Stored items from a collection
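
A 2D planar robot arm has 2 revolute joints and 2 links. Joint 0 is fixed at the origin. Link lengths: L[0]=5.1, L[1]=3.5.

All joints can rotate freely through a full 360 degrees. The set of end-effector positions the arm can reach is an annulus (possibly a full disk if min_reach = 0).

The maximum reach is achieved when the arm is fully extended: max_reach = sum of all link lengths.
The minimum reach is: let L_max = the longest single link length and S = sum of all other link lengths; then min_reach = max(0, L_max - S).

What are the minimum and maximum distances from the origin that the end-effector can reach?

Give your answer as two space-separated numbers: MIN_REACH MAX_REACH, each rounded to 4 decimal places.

Link lengths: [5.1, 3.5]
max_reach = 5.1 + 3.5 = 8.6
L_max = max([5.1, 3.5]) = 5.1
S (sum of others) = 8.6 - 5.1 = 3.5
min_reach = max(0, 5.1 - 3.5) = max(0, 1.6) = 1.6

Answer: 1.6000 8.6000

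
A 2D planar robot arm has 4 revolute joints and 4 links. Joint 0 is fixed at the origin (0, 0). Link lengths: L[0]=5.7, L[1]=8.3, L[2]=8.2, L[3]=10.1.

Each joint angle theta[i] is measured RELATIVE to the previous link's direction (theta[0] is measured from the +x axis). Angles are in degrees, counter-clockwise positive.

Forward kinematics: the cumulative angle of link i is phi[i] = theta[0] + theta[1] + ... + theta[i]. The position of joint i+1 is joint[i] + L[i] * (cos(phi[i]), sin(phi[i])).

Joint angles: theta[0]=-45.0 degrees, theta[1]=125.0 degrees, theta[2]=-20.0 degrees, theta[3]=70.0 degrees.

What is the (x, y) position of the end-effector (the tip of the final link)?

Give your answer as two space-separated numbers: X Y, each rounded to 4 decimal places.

Answer: 3.0796 18.9819

Derivation:
joint[0] = (0.0000, 0.0000)  (base)
link 0: phi[0] = -45 = -45 deg
  cos(-45 deg) = 0.7071, sin(-45 deg) = -0.7071
  joint[1] = (0.0000, 0.0000) + 5.7 * (0.7071, -0.7071) = (0.0000 + 4.0305, 0.0000 + -4.0305) = (4.0305, -4.0305)
link 1: phi[1] = -45 + 125 = 80 deg
  cos(80 deg) = 0.1736, sin(80 deg) = 0.9848
  joint[2] = (4.0305, -4.0305) + 8.3 * (0.1736, 0.9848) = (4.0305 + 1.4413, -4.0305 + 8.1739) = (5.4718, 4.1434)
link 2: phi[2] = -45 + 125 + -20 = 60 deg
  cos(60 deg) = 0.5000, sin(60 deg) = 0.8660
  joint[3] = (5.4718, 4.1434) + 8.2 * (0.5000, 0.8660) = (5.4718 + 4.1000, 4.1434 + 7.1014) = (9.5718, 11.2448)
link 3: phi[3] = -45 + 125 + -20 + 70 = 130 deg
  cos(130 deg) = -0.6428, sin(130 deg) = 0.7660
  joint[4] = (9.5718, 11.2448) + 10.1 * (-0.6428, 0.7660) = (9.5718 + -6.4922, 11.2448 + 7.7370) = (3.0796, 18.9819)
End effector: (3.0796, 18.9819)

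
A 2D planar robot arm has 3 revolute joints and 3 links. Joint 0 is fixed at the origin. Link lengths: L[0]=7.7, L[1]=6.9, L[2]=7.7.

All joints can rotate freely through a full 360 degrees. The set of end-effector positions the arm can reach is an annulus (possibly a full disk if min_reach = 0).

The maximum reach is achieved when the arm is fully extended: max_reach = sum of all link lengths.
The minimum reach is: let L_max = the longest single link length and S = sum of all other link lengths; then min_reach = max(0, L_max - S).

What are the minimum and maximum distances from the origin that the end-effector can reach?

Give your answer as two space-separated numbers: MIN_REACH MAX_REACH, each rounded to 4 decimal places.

Link lengths: [7.7, 6.9, 7.7]
max_reach = 7.7 + 6.9 + 7.7 = 22.3
L_max = max([7.7, 6.9, 7.7]) = 7.7
S (sum of others) = 22.3 - 7.7 = 14.6
min_reach = max(0, 7.7 - 14.6) = max(0, -6.9) = 0

Answer: 0.0000 22.3000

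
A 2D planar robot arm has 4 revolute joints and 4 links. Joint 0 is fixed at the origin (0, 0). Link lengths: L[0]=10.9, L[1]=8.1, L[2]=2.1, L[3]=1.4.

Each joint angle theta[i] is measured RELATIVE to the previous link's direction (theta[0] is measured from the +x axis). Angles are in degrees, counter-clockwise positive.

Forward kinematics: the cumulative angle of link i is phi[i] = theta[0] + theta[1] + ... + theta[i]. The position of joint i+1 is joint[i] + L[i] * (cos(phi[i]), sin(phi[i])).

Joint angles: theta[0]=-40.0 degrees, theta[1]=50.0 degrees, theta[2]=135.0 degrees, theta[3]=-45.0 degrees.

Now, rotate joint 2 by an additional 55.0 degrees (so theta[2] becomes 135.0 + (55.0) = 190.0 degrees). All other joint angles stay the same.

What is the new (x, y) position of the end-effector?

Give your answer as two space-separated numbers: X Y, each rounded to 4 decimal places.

Answer: 13.0846 -5.7264

Derivation:
joint[0] = (0.0000, 0.0000)  (base)
link 0: phi[0] = -40 = -40 deg
  cos(-40 deg) = 0.7660, sin(-40 deg) = -0.6428
  joint[1] = (0.0000, 0.0000) + 10.9 * (0.7660, -0.6428) = (0.0000 + 8.3499, 0.0000 + -7.0064) = (8.3499, -7.0064)
link 1: phi[1] = -40 + 50 = 10 deg
  cos(10 deg) = 0.9848, sin(10 deg) = 0.1736
  joint[2] = (8.3499, -7.0064) + 8.1 * (0.9848, 0.1736) = (8.3499 + 7.9769, -7.0064 + 1.4066) = (16.3268, -5.5998)
link 2: phi[2] = -40 + 50 + 190 = 200 deg
  cos(200 deg) = -0.9397, sin(200 deg) = -0.3420
  joint[3] = (16.3268, -5.5998) + 2.1 * (-0.9397, -0.3420) = (16.3268 + -1.9734, -5.5998 + -0.7182) = (14.3535, -6.3181)
link 3: phi[3] = -40 + 50 + 190 + -45 = 155 deg
  cos(155 deg) = -0.9063, sin(155 deg) = 0.4226
  joint[4] = (14.3535, -6.3181) + 1.4 * (-0.9063, 0.4226) = (14.3535 + -1.2688, -6.3181 + 0.5917) = (13.0846, -5.7264)
End effector: (13.0846, -5.7264)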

● WORK TASK
Each line of the data is to be retyped exactly as shown.

● RESULT BELOW
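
A 2D planar robot arm has 2 revolute joints and 2 links. Joint 0 is fixed at the origin. Link lengths: L[0]=5.1, L[1]=3.5.

All joints can rotate freely through a full 360 degrees. The set of end-effector positions the arm can reach is an annulus (possibly a full disk if min_reach = 0).

The maximum reach is achieved when the arm is fully extended: max_reach = sum of all link lengths.
The minimum reach is: let L_max = the longest single link length and S = sum of all other link lengths; then min_reach = max(0, L_max - S).

What are the minimum and maximum distances from the origin that the end-effector can reach?

Give your answer as two space-separated numbers: MIN_REACH MAX_REACH, each rounded to 4 decimal places.

Link lengths: [5.1, 3.5]
max_reach = 5.1 + 3.5 = 8.6
L_max = max([5.1, 3.5]) = 5.1
S (sum of others) = 8.6 - 5.1 = 3.5
min_reach = max(0, 5.1 - 3.5) = max(0, 1.6) = 1.6

Answer: 1.6000 8.6000

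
A 2D planar robot arm has 4 revolute joints and 4 links. Joint 0 is fixed at the origin (0, 0). Link lengths: L[0]=5.7, L[1]=8.3, L[2]=8.2, L[3]=10.1.

Each joint angle theta[i] is measured RELATIVE to the previous link's direction (theta[0] is measured from the +x axis). Angles are in degrees, counter-clockwise positive.

Forward kinematics: the cumulative angle of link i is phi[i] = theta[0] + theta[1] + ... + theta[i]. The position of joint i+1 is joint[i] + L[i] * (cos(phi[i]), sin(phi[i])).

Joint angles: theta[0]=-45.0 degrees, theta[1]=125.0 degrees, theta[2]=-20.0 degrees, theta[3]=70.0 degrees.

What is the (x, y) position of the end-effector (the tip of the final link)?

Give your answer as two space-separated numbers: X Y, each rounded to 4 decimal places.

Answer: 3.0796 18.9819

Derivation:
joint[0] = (0.0000, 0.0000)  (base)
link 0: phi[0] = -45 = -45 deg
  cos(-45 deg) = 0.7071, sin(-45 deg) = -0.7071
  joint[1] = (0.0000, 0.0000) + 5.7 * (0.7071, -0.7071) = (0.0000 + 4.0305, 0.0000 + -4.0305) = (4.0305, -4.0305)
link 1: phi[1] = -45 + 125 = 80 deg
  cos(80 deg) = 0.1736, sin(80 deg) = 0.9848
  joint[2] = (4.0305, -4.0305) + 8.3 * (0.1736, 0.9848) = (4.0305 + 1.4413, -4.0305 + 8.1739) = (5.4718, 4.1434)
link 2: phi[2] = -45 + 125 + -20 = 60 deg
  cos(60 deg) = 0.5000, sin(60 deg) = 0.8660
  joint[3] = (5.4718, 4.1434) + 8.2 * (0.5000, 0.8660) = (5.4718 + 4.1000, 4.1434 + 7.1014) = (9.5718, 11.2448)
link 3: phi[3] = -45 + 125 + -20 + 70 = 130 deg
  cos(130 deg) = -0.6428, sin(130 deg) = 0.7660
  joint[4] = (9.5718, 11.2448) + 10.1 * (-0.6428, 0.7660) = (9.5718 + -6.4922, 11.2448 + 7.7370) = (3.0796, 18.9819)
End effector: (3.0796, 18.9819)

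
A 2D planar robot arm has 3 revolute joints and 3 links. Joint 0 is fixed at the origin. Link lengths: L[0]=7.7, L[1]=6.9, L[2]=7.7.

All joints can rotate freely through a full 360 degrees. The set of end-effector positions the arm can reach is an annulus (possibly a full disk if min_reach = 0).

The maximum reach is achieved when the arm is fully extended: max_reach = sum of all link lengths.
The minimum reach is: let L_max = the longest single link length and S = sum of all other link lengths; then min_reach = max(0, L_max - S).

What are the minimum and maximum distances from the origin that the end-effector can reach?

Give your answer as two space-separated numbers: MIN_REACH MAX_REACH, each rounded to 4 decimal places.

Link lengths: [7.7, 6.9, 7.7]
max_reach = 7.7 + 6.9 + 7.7 = 22.3
L_max = max([7.7, 6.9, 7.7]) = 7.7
S (sum of others) = 22.3 - 7.7 = 14.6
min_reach = max(0, 7.7 - 14.6) = max(0, -6.9) = 0

Answer: 0.0000 22.3000

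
A 2D planar robot arm has 4 revolute joints and 4 links. Joint 0 is fixed at the origin (0, 0). Link lengths: L[0]=10.9, L[1]=8.1, L[2]=2.1, L[3]=1.4.

Each joint angle theta[i] is measured RELATIVE to the previous link's direction (theta[0] is measured from the +x axis). Angles are in degrees, counter-clockwise positive.

Forward kinematics: the cumulative angle of link i is phi[i] = theta[0] + theta[1] + ... + theta[i]. The position of joint i+1 is joint[i] + L[i] * (cos(phi[i]), sin(phi[i])).

Joint angles: theta[0]=-40.0 degrees, theta[1]=50.0 degrees, theta[2]=135.0 degrees, theta[3]=-45.0 degrees.

Now, rotate joint 2 by an additional 55.0 degrees (so theta[2] becomes 135.0 + (55.0) = 190.0 degrees). All other joint angles stay the same.

What is the new (x, y) position of the end-effector?

Give your answer as two space-separated numbers: X Y, each rounded to 4 decimal places.

Answer: 13.0846 -5.7264

Derivation:
joint[0] = (0.0000, 0.0000)  (base)
link 0: phi[0] = -40 = -40 deg
  cos(-40 deg) = 0.7660, sin(-40 deg) = -0.6428
  joint[1] = (0.0000, 0.0000) + 10.9 * (0.7660, -0.6428) = (0.0000 + 8.3499, 0.0000 + -7.0064) = (8.3499, -7.0064)
link 1: phi[1] = -40 + 50 = 10 deg
  cos(10 deg) = 0.9848, sin(10 deg) = 0.1736
  joint[2] = (8.3499, -7.0064) + 8.1 * (0.9848, 0.1736) = (8.3499 + 7.9769, -7.0064 + 1.4066) = (16.3268, -5.5998)
link 2: phi[2] = -40 + 50 + 190 = 200 deg
  cos(200 deg) = -0.9397, sin(200 deg) = -0.3420
  joint[3] = (16.3268, -5.5998) + 2.1 * (-0.9397, -0.3420) = (16.3268 + -1.9734, -5.5998 + -0.7182) = (14.3535, -6.3181)
link 3: phi[3] = -40 + 50 + 190 + -45 = 155 deg
  cos(155 deg) = -0.9063, sin(155 deg) = 0.4226
  joint[4] = (14.3535, -6.3181) + 1.4 * (-0.9063, 0.4226) = (14.3535 + -1.2688, -6.3181 + 0.5917) = (13.0846, -5.7264)
End effector: (13.0846, -5.7264)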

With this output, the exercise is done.